**WHAT IS NEEDED:**
Would you reproduce all of the entries below, character for character?

== RECORDS SHOWN

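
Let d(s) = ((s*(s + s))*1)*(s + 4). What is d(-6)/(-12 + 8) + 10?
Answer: 46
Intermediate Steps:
d(s) = 2*s**2*(4 + s) (d(s) = ((s*(2*s))*1)*(4 + s) = ((2*s**2)*1)*(4 + s) = (2*s**2)*(4 + s) = 2*s**2*(4 + s))
d(-6)/(-12 + 8) + 10 = (2*(-6)**2*(4 - 6))/(-12 + 8) + 10 = (2*36*(-2))/(-4) + 10 = -144*(-1/4) + 10 = 36 + 10 = 46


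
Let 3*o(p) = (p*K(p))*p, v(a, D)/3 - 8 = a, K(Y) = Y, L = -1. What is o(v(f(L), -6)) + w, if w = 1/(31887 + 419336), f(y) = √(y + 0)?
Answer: 1981771417/451223 + 1719*I ≈ 4392.0 + 1719.0*I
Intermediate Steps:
f(y) = √y
v(a, D) = 24 + 3*a
o(p) = p³/3 (o(p) = ((p*p)*p)/3 = (p²*p)/3 = p³/3)
w = 1/451223 ≈ 2.2162e-6
o(v(f(L), -6)) + w = (24 + 3*√(-1))³/3 + 1/451223 = (24 + 3*I)³/3 + 1/451223 = 1/451223 + (24 + 3*I)³/3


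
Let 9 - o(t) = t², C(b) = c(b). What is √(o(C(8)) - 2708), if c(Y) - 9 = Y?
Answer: 6*I*√83 ≈ 54.663*I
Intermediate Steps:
c(Y) = 9 + Y
C(b) = 9 + b
o(t) = 9 - t²
√(o(C(8)) - 2708) = √((9 - (9 + 8)²) - 2708) = √((9 - 1*17²) - 2708) = √((9 - 1*289) - 2708) = √((9 - 289) - 2708) = √(-280 - 2708) = √(-2988) = 6*I*√83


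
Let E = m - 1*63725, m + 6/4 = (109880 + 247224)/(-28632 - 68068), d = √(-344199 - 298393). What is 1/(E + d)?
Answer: -148983505885450/9496249771652919929 - 9350890000*I*√40162/9496249771652919929 ≈ -1.5689e-5 - 1.9734e-7*I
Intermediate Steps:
d = 4*I*√40162 (d = √(-642592) = 4*I*√40162 ≈ 801.62*I)
m = -251077/48350 (m = -3/2 + (109880 + 247224)/(-28632 - 68068) = -3/2 + 357104/(-96700) = -3/2 + 357104*(-1/96700) = -3/2 - 89276/24175 = -251077/48350 ≈ -5.1929)
E = -3081354827/48350 (E = -251077/48350 - 1*63725 = -251077/48350 - 63725 = -3081354827/48350 ≈ -63730.)
1/(E + d) = 1/(-3081354827/48350 + 4*I*√40162)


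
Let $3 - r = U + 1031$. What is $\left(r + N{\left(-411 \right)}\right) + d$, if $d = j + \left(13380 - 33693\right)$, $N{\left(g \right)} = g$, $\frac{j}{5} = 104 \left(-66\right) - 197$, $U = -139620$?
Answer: $82563$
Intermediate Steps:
$j = -35305$ ($j = 5 \left(104 \left(-66\right) - 197\right) = 5 \left(-6864 - 197\right) = 5 \left(-7061\right) = -35305$)
$d = -55618$ ($d = -35305 + \left(13380 - 33693\right) = -35305 - 20313 = -55618$)
$r = 138592$ ($r = 3 - \left(-139620 + 1031\right) = 3 - -138589 = 3 + 138589 = 138592$)
$\left(r + N{\left(-411 \right)}\right) + d = \left(138592 - 411\right) - 55618 = 138181 - 55618 = 82563$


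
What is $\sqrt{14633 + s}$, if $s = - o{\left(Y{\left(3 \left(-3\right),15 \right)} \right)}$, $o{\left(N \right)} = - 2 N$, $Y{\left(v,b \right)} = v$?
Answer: $\sqrt{14615} \approx 120.89$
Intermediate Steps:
$s = -18$ ($s = - \left(-2\right) 3 \left(-3\right) = - \left(-2\right) \left(-9\right) = \left(-1\right) 18 = -18$)
$\sqrt{14633 + s} = \sqrt{14633 - 18} = \sqrt{14615}$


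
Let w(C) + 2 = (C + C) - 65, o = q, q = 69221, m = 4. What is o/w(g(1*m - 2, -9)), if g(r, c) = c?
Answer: -69221/85 ≈ -814.36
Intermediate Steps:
o = 69221
w(C) = -67 + 2*C (w(C) = -2 + ((C + C) - 65) = -2 + (2*C - 65) = -2 + (-65 + 2*C) = -67 + 2*C)
o/w(g(1*m - 2, -9)) = 69221/(-67 + 2*(-9)) = 69221/(-67 - 18) = 69221/(-85) = 69221*(-1/85) = -69221/85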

====

**ANSWER SECTION:**
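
Let d(s) = ((s*(s + s))*1)*(s + 4). What is d(-6)/(-12 + 8) + 10?
Answer: 46
Intermediate Steps:
d(s) = 2*s**2*(4 + s) (d(s) = ((s*(2*s))*1)*(4 + s) = ((2*s**2)*1)*(4 + s) = (2*s**2)*(4 + s) = 2*s**2*(4 + s))
d(-6)/(-12 + 8) + 10 = (2*(-6)**2*(4 - 6))/(-12 + 8) + 10 = (2*36*(-2))/(-4) + 10 = -144*(-1/4) + 10 = 36 + 10 = 46


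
Let 3*o(p) = (p*K(p))*p, v(a, D)/3 - 8 = a, K(Y) = Y, L = -1. What is o(v(f(L), -6)) + w, if w = 1/(31887 + 419336), f(y) = √(y + 0)?
Answer: 1981771417/451223 + 1719*I ≈ 4392.0 + 1719.0*I
Intermediate Steps:
f(y) = √y
v(a, D) = 24 + 3*a
o(p) = p³/3 (o(p) = ((p*p)*p)/3 = (p²*p)/3 = p³/3)
w = 1/451223 ≈ 2.2162e-6
o(v(f(L), -6)) + w = (24 + 3*√(-1))³/3 + 1/451223 = (24 + 3*I)³/3 + 1/451223 = 1/451223 + (24 + 3*I)³/3


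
Let 9 - o(t) = t², C(b) = c(b). What is √(o(C(8)) - 2708), if c(Y) - 9 = Y?
Answer: 6*I*√83 ≈ 54.663*I
Intermediate Steps:
c(Y) = 9 + Y
C(b) = 9 + b
o(t) = 9 - t²
√(o(C(8)) - 2708) = √((9 - (9 + 8)²) - 2708) = √((9 - 1*17²) - 2708) = √((9 - 1*289) - 2708) = √((9 - 289) - 2708) = √(-280 - 2708) = √(-2988) = 6*I*√83


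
Let E = m - 1*63725, m + 6/4 = (109880 + 247224)/(-28632 - 68068), d = √(-344199 - 298393). What is 1/(E + d)?
Answer: -148983505885450/9496249771652919929 - 9350890000*I*√40162/9496249771652919929 ≈ -1.5689e-5 - 1.9734e-7*I
Intermediate Steps:
d = 4*I*√40162 (d = √(-642592) = 4*I*√40162 ≈ 801.62*I)
m = -251077/48350 (m = -3/2 + (109880 + 247224)/(-28632 - 68068) = -3/2 + 357104/(-96700) = -3/2 + 357104*(-1/96700) = -3/2 - 89276/24175 = -251077/48350 ≈ -5.1929)
E = -3081354827/48350 (E = -251077/48350 - 1*63725 = -251077/48350 - 63725 = -3081354827/48350 ≈ -63730.)
1/(E + d) = 1/(-3081354827/48350 + 4*I*√40162)


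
Let $3 - r = U + 1031$. What is $\left(r + N{\left(-411 \right)}\right) + d$, if $d = j + \left(13380 - 33693\right)$, $N{\left(g \right)} = g$, $\frac{j}{5} = 104 \left(-66\right) - 197$, $U = -139620$?
Answer: $82563$
Intermediate Steps:
$j = -35305$ ($j = 5 \left(104 \left(-66\right) - 197\right) = 5 \left(-6864 - 197\right) = 5 \left(-7061\right) = -35305$)
$d = -55618$ ($d = -35305 + \left(13380 - 33693\right) = -35305 - 20313 = -55618$)
$r = 138592$ ($r = 3 - \left(-139620 + 1031\right) = 3 - -138589 = 3 + 138589 = 138592$)
$\left(r + N{\left(-411 \right)}\right) + d = \left(138592 - 411\right) - 55618 = 138181 - 55618 = 82563$


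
What is $\sqrt{14633 + s}$, if $s = - o{\left(Y{\left(3 \left(-3\right),15 \right)} \right)}$, $o{\left(N \right)} = - 2 N$, $Y{\left(v,b \right)} = v$?
Answer: $\sqrt{14615} \approx 120.89$
Intermediate Steps:
$s = -18$ ($s = - \left(-2\right) 3 \left(-3\right) = - \left(-2\right) \left(-9\right) = \left(-1\right) 18 = -18$)
$\sqrt{14633 + s} = \sqrt{14633 - 18} = \sqrt{14615}$


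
Let w(C) + 2 = (C + C) - 65, o = q, q = 69221, m = 4. What is o/w(g(1*m - 2, -9)), if g(r, c) = c?
Answer: -69221/85 ≈ -814.36
Intermediate Steps:
o = 69221
w(C) = -67 + 2*C (w(C) = -2 + ((C + C) - 65) = -2 + (2*C - 65) = -2 + (-65 + 2*C) = -67 + 2*C)
o/w(g(1*m - 2, -9)) = 69221/(-67 + 2*(-9)) = 69221/(-67 - 18) = 69221/(-85) = 69221*(-1/85) = -69221/85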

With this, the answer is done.